**About this task:**
Which of the lines below contain the string "length"? Pull each one out of the data.

**Task data:**

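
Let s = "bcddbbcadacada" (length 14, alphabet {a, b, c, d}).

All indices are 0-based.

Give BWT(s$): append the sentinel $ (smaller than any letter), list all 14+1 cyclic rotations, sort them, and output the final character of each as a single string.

addccdb$abbaadc

rank  rotation         last
    0  $bcddbbcadacada  a
    1  a$bcddbbcadacad  d
    2  acada$bcddbbcad  d
    3  ada$bcddbbcadac  c
    4  adacada$bcddbbc  c
    5  bbcadacada$bcdd  d
    6  bcadacada$bcddb  b
    7  bcddbbcadacada$  $
    8  cada$bcddbbcada  a
    9  cadacada$bcddbb  b
   10  cddbbcadacada$b  b
   11  da$bcddbbcadaca  a
   12  dacada$bcddbbca  a
   13  dbbcadacada$bcd  d
   14  ddbbcadacada$bc  c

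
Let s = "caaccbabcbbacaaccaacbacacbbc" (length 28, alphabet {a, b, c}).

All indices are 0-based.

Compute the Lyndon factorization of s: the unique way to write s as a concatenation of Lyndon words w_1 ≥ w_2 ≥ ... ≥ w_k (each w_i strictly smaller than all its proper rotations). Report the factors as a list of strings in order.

emit factor 1: 'c' (i=0, period=1)
emit factor 2: 'aaccbabcbbac' (i=1, period=12)
emit factor 3: 'aacc' (i=13, period=4)
emit factor 4: 'aacbacacbbc' (i=17, period=11)

["c", "aaccbabcbbac", "aacc", "aacbacacbbc"]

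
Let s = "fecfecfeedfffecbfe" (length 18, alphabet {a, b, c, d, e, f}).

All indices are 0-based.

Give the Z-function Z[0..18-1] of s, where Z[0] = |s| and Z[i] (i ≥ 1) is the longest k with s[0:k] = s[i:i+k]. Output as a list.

Z[0]=18
i=1: outside box; Z[1]=0
i=2: outside box; Z[2]=0
i=3: outside box; Z[3]=5 scan→box=[3,8)
i=4: min(r-i=4, Z[1]=0)=0; Z[4]=0
i=5: min(r-i=3, Z[2]=0)=0; Z[5]=0
i=6: min(r-i=2, Z[3]=5)=2; Z[6]=2
i=7: min(r-i=1, Z[4]=0)=0; Z[7]=0
i=8: outside box; Z[8]=0
i=9: outside box; Z[9]=0
i=10: outside box; Z[10]=1 scan→box=[10,11)
i=11: outside box; Z[11]=1 scan→box=[11,12)
i=12: outside box; Z[12]=3 scan→box=[12,15)
i=13: min(r-i=2, Z[1]=0)=0; Z[13]=0
i=14: min(r-i=1, Z[2]=0)=0; Z[14]=0
i=15: outside box; Z[15]=0
i=16: outside box; Z[16]=2 scan→box=[16,18)
i=17: min(r-i=1, Z[1]=0)=0; Z[17]=0

[18, 0, 0, 5, 0, 0, 2, 0, 0, 0, 1, 1, 3, 0, 0, 0, 2, 0]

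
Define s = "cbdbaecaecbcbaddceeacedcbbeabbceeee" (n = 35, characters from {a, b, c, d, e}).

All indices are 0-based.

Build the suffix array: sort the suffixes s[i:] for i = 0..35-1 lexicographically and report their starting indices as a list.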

**Answer area:**
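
Let s = "bcddbbcadacada" (length 14, alphabet {a, b, c, d}).
Let s = "caaccbabcbbacaaccaacbacacbbc" (length 28, alphabet {a, b, c}).
Let s = "fecfecfeedfffecbfe" (length 18, alphabet {a, b, c, d, e, f}).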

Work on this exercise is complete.